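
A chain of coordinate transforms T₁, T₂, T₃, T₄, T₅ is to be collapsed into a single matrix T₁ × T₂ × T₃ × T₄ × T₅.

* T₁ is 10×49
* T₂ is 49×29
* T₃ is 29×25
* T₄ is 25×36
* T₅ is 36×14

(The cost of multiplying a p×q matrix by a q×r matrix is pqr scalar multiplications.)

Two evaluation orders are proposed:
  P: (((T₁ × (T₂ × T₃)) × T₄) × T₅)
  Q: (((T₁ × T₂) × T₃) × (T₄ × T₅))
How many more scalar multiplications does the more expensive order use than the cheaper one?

24255

Order P = (((T₁ × (T₂ × T₃)) × T₄) × T₅): (T₂ × T₃): 49×29 by 29×25 → 49×25, cost 49·29·25 = 35525; (T₁ × (T₂ × T₃)): 10×49 by 49×25 → 10×25, cost 10·49·25 = 12250; cumulative 47775; ((T₁ × (T₂ × T₃)) × T₄): 10×25 by 25×36 → 10×36, cost 10·25·36 = 9000; cumulative 56775; (((T₁ × (T₂ × T₃)) × T₄) × T₅): 10×36 by 36×14 → 10×14, cost 10·36·14 = 5040; cumulative 61815. Total 61815.
Order Q = (((T₁ × T₂) × T₃) × (T₄ × T₅)): (T₁ × T₂): 10×49 by 49×29 → 10×29, cost 10·49·29 = 14210; ((T₁ × T₂) × T₃): 10×29 by 29×25 → 10×25, cost 10·29·25 = 7250; cumulative 21460; (T₄ × T₅): 25×36 by 36×14 → 25×14, cost 25·36·14 = 12600; (((T₁ × T₂) × T₃) × (T₄ × T₅)): 10×25 by 25×14 → 10×14, cost 10·25·14 = 3500; cumulative 37560. Total 37560.
Difference: |61815 − 37560| = 24255.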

────

Copy out each line of the material in which the word "matrix" turns up.

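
A chain of coordinate transforms T₁, T₂, T₃, T₄, T₅ is to be collapsed into a single matrix T₁ × T₂ × T₃ × T₄ × T₅.
(The cost of multiplying a p×q matrix by a q×r matrix is pqr scalar multiplications.)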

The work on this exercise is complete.